(Stored entries)

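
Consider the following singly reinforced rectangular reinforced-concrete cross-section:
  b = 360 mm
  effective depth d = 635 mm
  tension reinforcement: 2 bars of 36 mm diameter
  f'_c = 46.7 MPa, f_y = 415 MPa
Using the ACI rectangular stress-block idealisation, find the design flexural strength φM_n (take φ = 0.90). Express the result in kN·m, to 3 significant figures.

φM_n ≈ 460 kN·m

A_s = 2 × 1018 = 2036 mm².
T = A_s f_y = 2036 × 415 = 844940 N = 844.94 kN.
From C = T: a = T/(0.85 f'_c b) = 844940/(0.85 × 46.7 × 360) = 59.13 mm.
M_n = T(d − a/2) = 844.94 kN × (635 − 29.565) mm = 511.56 kN·m.
φM_n = 0.90 × 511.56 = 460.40 kN·m.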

Work instruction
Nothing above should be left out; write out every record exactly.

Task solution
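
Consider the following singly reinforced rectangular reinforced-concrete cross-section:
  b = 360 mm
  effective depth d = 635 mm
  tension reinforcement: 2 bars of 36 mm diameter
  f'_c = 46.7 MPa, f_y = 415 MPa
Using the ACI rectangular stress-block idealisation, find the design flexural strength φM_n (take φ = 0.90). Express the result in kN·m, to 3 significant figures.

φM_n ≈ 460 kN·m

A_s = 2 × 1018 = 2036 mm².
T = A_s f_y = 2036 × 415 = 844940 N = 844.94 kN.
From C = T: a = T/(0.85 f'_c b) = 844940/(0.85 × 46.7 × 360) = 59.13 mm.
M_n = T(d − a/2) = 844.94 kN × (635 − 29.565) mm = 511.56 kN·m.
φM_n = 0.90 × 511.56 = 460.40 kN·m.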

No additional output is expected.